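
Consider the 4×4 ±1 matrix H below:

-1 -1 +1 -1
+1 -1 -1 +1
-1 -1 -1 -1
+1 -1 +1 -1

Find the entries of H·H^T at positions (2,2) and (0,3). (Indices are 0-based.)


Row 0 of H: [-1, -1, 1, -1].
Row 2 of H: [-1, -1, -1, -1].
Row 3 of H: [1, -1, 1, -1].
(H·H^T)[2][2] = Σ_j H[2][j]·H[2][j] = (-1)² + (-1)² + (-1)² + (-1)² = 1 + 1 + 1 + 1 = 4.
(H·H^T)[0][3] = Σ_j H[0][j]·H[3][j] = (-1)·(1) + (-1)·(-1) + (1)·(1) + (-1)·(-1) = -1 + 1 + 1 + 1 = 2.
Rows 0 and 3 are not orthogonal (dot product = 2 ≠ 0), so H is not a Hadamard matrix.

(2,2) entry = 4; (0,3) entry = 2.


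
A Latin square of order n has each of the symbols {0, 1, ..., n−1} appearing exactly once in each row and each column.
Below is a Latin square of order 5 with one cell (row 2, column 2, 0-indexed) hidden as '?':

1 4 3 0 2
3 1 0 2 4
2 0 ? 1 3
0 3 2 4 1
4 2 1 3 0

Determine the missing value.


Row 2 contains symbols [0, 1, 2, 3] — missing [4].
Column 2 contains symbols [0, 1, 2, 3] — missing [4].
The missing symbol must appear in both missing sets; intersection = [4].
Therefore the hidden value is 4.

Missing value = 4.


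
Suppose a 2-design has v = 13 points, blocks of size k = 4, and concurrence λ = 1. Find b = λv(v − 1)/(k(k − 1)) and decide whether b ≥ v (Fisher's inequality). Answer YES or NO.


b = λv(v − 1)/(k(k − 1)) = 1·13·12/(4·3) = 156/12 = 13.
Compare with v = 13: b ≥ v, so Fisher's inequality holds.

YES


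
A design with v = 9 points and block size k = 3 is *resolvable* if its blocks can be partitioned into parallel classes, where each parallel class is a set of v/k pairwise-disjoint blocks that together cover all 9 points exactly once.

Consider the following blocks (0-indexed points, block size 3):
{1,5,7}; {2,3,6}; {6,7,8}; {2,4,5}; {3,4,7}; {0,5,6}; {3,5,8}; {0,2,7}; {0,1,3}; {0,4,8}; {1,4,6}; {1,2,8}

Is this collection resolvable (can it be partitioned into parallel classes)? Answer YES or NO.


v = 9, block size k = 3, number of blocks = 12.
For resolvability, blocks must partition into parallel classes of size v/k = 3.
Total blocks must therefore be a multiple of 3: 12 = 3·4 + 0 ⇒ divisible ✓.
Greedy packing gives 4 candidate class(es). Each should be a full parallel class (size 3, covers all 9 points).
  Class 1 (3 blocks): {1,5,7}; {2,3,6}; {0,4,8}. Points covered: [0, 1, 2, 3, 4, 5, 6, 7, 8].
  Class 2 (3 blocks): {6,7,8}; {2,4,5}; {0,1,3}. Points covered: [0, 1, 2, 3, 4, 5, 6, 7, 8].
  Class 3 (3 blocks): {3,4,7}; {0,5,6}; {1,2,8}. Points covered: [0, 1, 2, 3, 4, 5, 6, 7, 8].
  Class 4 (3 blocks): {3,5,8}; {0,2,7}; {1,4,6}. Points covered: [0, 1, 2, 3, 4, 5, 6, 7, 8].
All classes full (size 3)? YES. All classes cover every point? YES.
Resolvable? YES.

YES


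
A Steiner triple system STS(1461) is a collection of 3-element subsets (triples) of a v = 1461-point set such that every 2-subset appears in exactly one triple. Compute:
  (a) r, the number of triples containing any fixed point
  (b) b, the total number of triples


An STS(v) is a 2-(v, 3, 1) BIBD: block size k = 3, λ = 1.
Replication: r(k − 1) = λ(v − 1) ⇒ r·2 = 1461 − 1 = 1460 ⇒ r = 730.
Block count: b = v(v − 1)/6 = 1461·1460/6 = 2133060/6 = 355510.

r = 730, b = 355510.


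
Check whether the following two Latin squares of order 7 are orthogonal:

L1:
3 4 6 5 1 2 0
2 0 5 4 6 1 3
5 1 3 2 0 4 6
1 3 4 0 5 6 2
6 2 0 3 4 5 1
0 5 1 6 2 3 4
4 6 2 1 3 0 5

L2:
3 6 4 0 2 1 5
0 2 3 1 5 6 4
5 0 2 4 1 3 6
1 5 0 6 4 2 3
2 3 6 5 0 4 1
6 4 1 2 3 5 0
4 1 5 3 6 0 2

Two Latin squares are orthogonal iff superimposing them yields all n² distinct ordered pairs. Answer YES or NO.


Form the n² = 49 superimposed pairs (L1[i][j], L2[i][j]), row by row (rows and columns indexed from 0):
row 0: (3,3) (4,6) (6,4) (5,0) (1,2) (2,1) (0,5)
row 1: (2,0) (0,2) (5,3) (4,1) (6,5) (1,6) (3,4)
row 2: (5,5) (1,0) (3,2) (2,4) (0,1) (4,3) (6,6)
row 3: (1,1) (3,5) (4,0) (0,6) (5,4) (6,2) (2,3)
row 4: (6,2) (2,3) (0,6) (3,5) (4,0) (5,4) (1,1)
row 5: (0,6) (5,4) (1,1) (6,2) (2,3) (3,5) (4,0)
row 6: (4,4) (6,1) (2,5) (1,3) (3,6) (0,0) (5,2)
Orthogonality requires all 49 pairs distinct.
But the pair (6,2) repeats: cell (3,5) has L1 = 6, L2 = 2, and cell (4,0) has L1 = 6, L2 = 2.
A repeated pair means some other pair never occurs (only 35 distinct pairs out of 49), so the squares are not orthogonal.
Conclusion: NO.

NO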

☆ ☆ ☆

- _Exercise prompt_
Would you please repeat the entire listing, line for line?

- _Task answer_
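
Consider the 4×4 ±1 matrix H below:

-1 -1 +1 -1
+1 -1 -1 +1
-1 -1 -1 -1
+1 -1 +1 -1

Find the entries of H·H^T at positions (2,2) and (0,3). (Indices are 0-based.)


Row 0 of H: [-1, -1, 1, -1].
Row 2 of H: [-1, -1, -1, -1].
Row 3 of H: [1, -1, 1, -1].
(H·H^T)[2][2] = Σ_j H[2][j]·H[2][j] = (-1)² + (-1)² + (-1)² + (-1)² = 1 + 1 + 1 + 1 = 4.
(H·H^T)[0][3] = Σ_j H[0][j]·H[3][j] = (-1)·(1) + (-1)·(-1) + (1)·(1) + (-1)·(-1) = -1 + 1 + 1 + 1 = 2.
Rows 0 and 3 are not orthogonal (dot product = 2 ≠ 0), so H is not a Hadamard matrix.

(2,2) entry = 4; (0,3) entry = 2.


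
A Latin square of order n has each of the symbols {0, 1, ..., n−1} appearing exactly once in each row and each column.
Below is a Latin square of order 5 with one cell (row 2, column 2, 0-indexed) hidden as '?':

1 4 3 0 2
3 1 0 2 4
2 0 ? 1 3
0 3 2 4 1
4 2 1 3 0

Determine the missing value.


Row 2 contains symbols [0, 1, 2, 3] — missing [4].
Column 2 contains symbols [0, 1, 2, 3] — missing [4].
The missing symbol must appear in both missing sets; intersection = [4].
Therefore the hidden value is 4.

Missing value = 4.


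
Suppose a 2-design has v = 13 points, blocks of size k = 4, and concurrence λ = 1. Find b = λv(v − 1)/(k(k − 1)) and decide whether b ≥ v (Fisher's inequality). Answer YES or NO.


b = λv(v − 1)/(k(k − 1)) = 1·13·12/(4·3) = 156/12 = 13.
Compare with v = 13: b ≥ v, so Fisher's inequality holds.

YES


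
A design with v = 9 points and block size k = 3 is *resolvable* if its blocks can be partitioned into parallel classes, where each parallel class is a set of v/k pairwise-disjoint blocks that together cover all 9 points exactly once.

Consider the following blocks (0-indexed points, block size 3):
{1,5,7}; {2,3,6}; {6,7,8}; {2,4,5}; {3,4,7}; {0,5,6}; {3,5,8}; {0,2,7}; {0,1,3}; {0,4,8}; {1,4,6}; {1,2,8}

Is this collection resolvable (can it be partitioned into parallel classes)? Answer YES or NO.


v = 9, block size k = 3, number of blocks = 12.
For resolvability, blocks must partition into parallel classes of size v/k = 3.
Total blocks must therefore be a multiple of 3: 12 = 3·4 + 0 ⇒ divisible ✓.
Greedy packing gives 4 candidate class(es). Each should be a full parallel class (size 3, covers all 9 points).
  Class 1 (3 blocks): {1,5,7}; {2,3,6}; {0,4,8}. Points covered: [0, 1, 2, 3, 4, 5, 6, 7, 8].
  Class 2 (3 blocks): {6,7,8}; {2,4,5}; {0,1,3}. Points covered: [0, 1, 2, 3, 4, 5, 6, 7, 8].
  Class 3 (3 blocks): {3,4,7}; {0,5,6}; {1,2,8}. Points covered: [0, 1, 2, 3, 4, 5, 6, 7, 8].
  Class 4 (3 blocks): {3,5,8}; {0,2,7}; {1,4,6}. Points covered: [0, 1, 2, 3, 4, 5, 6, 7, 8].
All classes full (size 3)? YES. All classes cover every point? YES.
Resolvable? YES.

YES


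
A Steiner triple system STS(1461) is a collection of 3-element subsets (triples) of a v = 1461-point set such that every 2-subset appears in exactly one triple. Compute:
  (a) r, the number of triples containing any fixed point
  (b) b, the total number of triples


An STS(v) is a 2-(v, 3, 1) BIBD: block size k = 3, λ = 1.
Replication: r(k − 1) = λ(v − 1) ⇒ r·2 = 1461 − 1 = 1460 ⇒ r = 730.
Block count: b = v(v − 1)/6 = 1461·1460/6 = 2133060/6 = 355510.

r = 730, b = 355510.


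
Check whether the following two Latin squares of order 7 are orthogonal:

L1:
3 4 6 5 1 2 0
2 0 5 4 6 1 3
5 1 3 2 0 4 6
1 3 4 0 5 6 2
6 2 0 3 4 5 1
0 5 1 6 2 3 4
4 6 2 1 3 0 5

L2:
3 6 4 0 2 1 5
0 2 3 1 5 6 4
5 0 2 4 1 3 6
1 5 0 6 4 2 3
2 3 6 5 0 4 1
6 4 1 2 3 5 0
4 1 5 3 6 0 2

Two Latin squares are orthogonal iff superimposing them yields all n² distinct ordered pairs. Answer YES or NO.


Form the n² = 49 superimposed pairs (L1[i][j], L2[i][j]), row by row (rows and columns indexed from 0):
row 0: (3,3) (4,6) (6,4) (5,0) (1,2) (2,1) (0,5)
row 1: (2,0) (0,2) (5,3) (4,1) (6,5) (1,6) (3,4)
row 2: (5,5) (1,0) (3,2) (2,4) (0,1) (4,3) (6,6)
row 3: (1,1) (3,5) (4,0) (0,6) (5,4) (6,2) (2,3)
row 4: (6,2) (2,3) (0,6) (3,5) (4,0) (5,4) (1,1)
row 5: (0,6) (5,4) (1,1) (6,2) (2,3) (3,5) (4,0)
row 6: (4,4) (6,1) (2,5) (1,3) (3,6) (0,0) (5,2)
Orthogonality requires all 49 pairs distinct.
But the pair (6,2) repeats: cell (3,5) has L1 = 6, L2 = 2, and cell (4,0) has L1 = 6, L2 = 2.
A repeated pair means some other pair never occurs (only 35 distinct pairs out of 49), so the squares are not orthogonal.
Conclusion: NO.

NO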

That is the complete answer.